DESCRIPTION OF THE TASK: What you return has to match the listing below line for line.
===== TASK INPUTS =====
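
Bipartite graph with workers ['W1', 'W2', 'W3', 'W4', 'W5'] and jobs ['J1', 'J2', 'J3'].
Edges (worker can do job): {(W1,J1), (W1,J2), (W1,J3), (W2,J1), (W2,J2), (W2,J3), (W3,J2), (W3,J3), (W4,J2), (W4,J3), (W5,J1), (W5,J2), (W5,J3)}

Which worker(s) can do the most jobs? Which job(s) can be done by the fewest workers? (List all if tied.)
Most versatile: W1, W2, W5 (3 jobs); Least covered: J1 (3 workers)

Worker degrees (jobs they can do): W1:3, W2:3, W3:2, W4:2, W5:3
Job degrees (workers who can do it): J1:3, J2:5, J3:5

Maximum worker degree is 3, achieved by: W1, W2, W5
Minimum job degree is 3, achieved by: J1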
=====
WRITTEN RESPONSE:
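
Bipartite graph with workers ['W1', 'W2', 'W3', 'W4', 'W5'] and jobs ['J1', 'J2', 'J3'].
Edges (worker can do job): {(W1,J1), (W1,J2), (W1,J3), (W2,J1), (W2,J2), (W2,J3), (W3,J2), (W3,J3), (W4,J2), (W4,J3), (W5,J1), (W5,J2), (W5,J3)}

Which worker(s) can do the most jobs? Which job(s) can be done by the fewest workers? (List all if tied.)
Most versatile: W1, W2, W5 (3 jobs); Least covered: J1 (3 workers)

Worker degrees (jobs they can do): W1:3, W2:3, W3:2, W4:2, W5:3
Job degrees (workers who can do it): J1:3, J2:5, J3:5

Maximum worker degree is 3, achieved by: W1, W2, W5
Minimum job degree is 3, achieved by: J1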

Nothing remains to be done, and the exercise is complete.